What you have to do - Only one stretch of the data below should be repeated: the lines from the line containing "For a hydrogen-like" through the line containing "Two frequency-wavenumber pairs", inclusive, exactly as they are.

Data records -
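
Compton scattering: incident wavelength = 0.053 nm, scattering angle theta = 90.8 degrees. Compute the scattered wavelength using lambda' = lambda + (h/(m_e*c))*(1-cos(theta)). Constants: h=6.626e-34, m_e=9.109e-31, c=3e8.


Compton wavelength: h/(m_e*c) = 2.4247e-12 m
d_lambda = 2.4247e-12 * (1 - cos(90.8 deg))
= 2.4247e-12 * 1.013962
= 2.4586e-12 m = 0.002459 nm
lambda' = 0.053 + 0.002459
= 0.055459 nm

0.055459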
...
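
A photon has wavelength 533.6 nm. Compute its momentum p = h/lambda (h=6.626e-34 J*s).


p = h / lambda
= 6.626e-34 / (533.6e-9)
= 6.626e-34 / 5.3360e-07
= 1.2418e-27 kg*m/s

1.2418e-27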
...
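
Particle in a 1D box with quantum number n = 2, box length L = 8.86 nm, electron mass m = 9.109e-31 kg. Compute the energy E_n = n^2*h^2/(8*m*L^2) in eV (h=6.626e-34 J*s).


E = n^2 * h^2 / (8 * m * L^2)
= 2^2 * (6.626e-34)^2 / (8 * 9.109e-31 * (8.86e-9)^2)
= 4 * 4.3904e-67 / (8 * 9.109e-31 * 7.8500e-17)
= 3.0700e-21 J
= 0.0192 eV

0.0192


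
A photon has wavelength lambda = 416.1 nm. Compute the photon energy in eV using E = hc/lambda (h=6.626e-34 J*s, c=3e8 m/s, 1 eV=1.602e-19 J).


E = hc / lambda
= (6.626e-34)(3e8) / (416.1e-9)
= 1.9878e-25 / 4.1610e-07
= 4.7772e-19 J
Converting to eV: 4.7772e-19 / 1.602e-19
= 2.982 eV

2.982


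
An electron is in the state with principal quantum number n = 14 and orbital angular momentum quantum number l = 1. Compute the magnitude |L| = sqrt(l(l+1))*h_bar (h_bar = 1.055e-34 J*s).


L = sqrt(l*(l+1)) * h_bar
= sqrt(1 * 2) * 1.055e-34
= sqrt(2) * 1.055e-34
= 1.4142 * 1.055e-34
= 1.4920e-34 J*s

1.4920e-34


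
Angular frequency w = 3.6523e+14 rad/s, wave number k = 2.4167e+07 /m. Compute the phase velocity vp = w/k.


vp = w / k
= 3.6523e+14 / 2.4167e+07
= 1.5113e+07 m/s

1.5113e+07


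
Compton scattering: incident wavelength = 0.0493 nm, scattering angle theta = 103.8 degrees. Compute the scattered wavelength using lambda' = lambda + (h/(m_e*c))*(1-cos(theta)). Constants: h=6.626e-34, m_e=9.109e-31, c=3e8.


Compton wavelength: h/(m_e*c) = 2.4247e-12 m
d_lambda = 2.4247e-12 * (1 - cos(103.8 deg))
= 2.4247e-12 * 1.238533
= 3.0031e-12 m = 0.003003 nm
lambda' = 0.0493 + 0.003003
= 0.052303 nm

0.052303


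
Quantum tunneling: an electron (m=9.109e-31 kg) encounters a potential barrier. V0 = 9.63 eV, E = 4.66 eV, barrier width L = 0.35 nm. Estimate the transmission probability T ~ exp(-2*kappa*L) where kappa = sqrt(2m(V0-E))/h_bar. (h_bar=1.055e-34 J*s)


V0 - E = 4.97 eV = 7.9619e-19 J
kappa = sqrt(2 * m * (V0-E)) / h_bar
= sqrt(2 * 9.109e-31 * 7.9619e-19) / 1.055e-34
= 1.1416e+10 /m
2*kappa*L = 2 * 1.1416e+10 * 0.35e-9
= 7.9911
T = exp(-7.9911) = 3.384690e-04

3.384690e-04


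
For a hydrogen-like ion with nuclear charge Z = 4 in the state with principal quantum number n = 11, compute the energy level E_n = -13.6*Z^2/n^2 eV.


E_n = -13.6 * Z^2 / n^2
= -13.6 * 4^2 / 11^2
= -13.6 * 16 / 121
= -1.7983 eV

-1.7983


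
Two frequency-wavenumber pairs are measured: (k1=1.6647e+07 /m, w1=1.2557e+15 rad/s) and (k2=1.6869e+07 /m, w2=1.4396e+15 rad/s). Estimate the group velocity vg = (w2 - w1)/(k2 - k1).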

Solution for this exercise -
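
For a hydrogen-like ion with nuclear charge Z = 4 in the state with principal quantum number n = 11, compute the energy level E_n = -13.6*Z^2/n^2 eV.


E_n = -13.6 * Z^2 / n^2
= -13.6 * 4^2 / 11^2
= -13.6 * 16 / 121
= -1.7983 eV

-1.7983


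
Two frequency-wavenumber pairs are measured: (k1=1.6647e+07 /m, w1=1.2557e+15 rad/s) and (k2=1.6869e+07 /m, w2=1.4396e+15 rad/s). Estimate the group velocity vg = (w2 - w1)/(k2 - k1).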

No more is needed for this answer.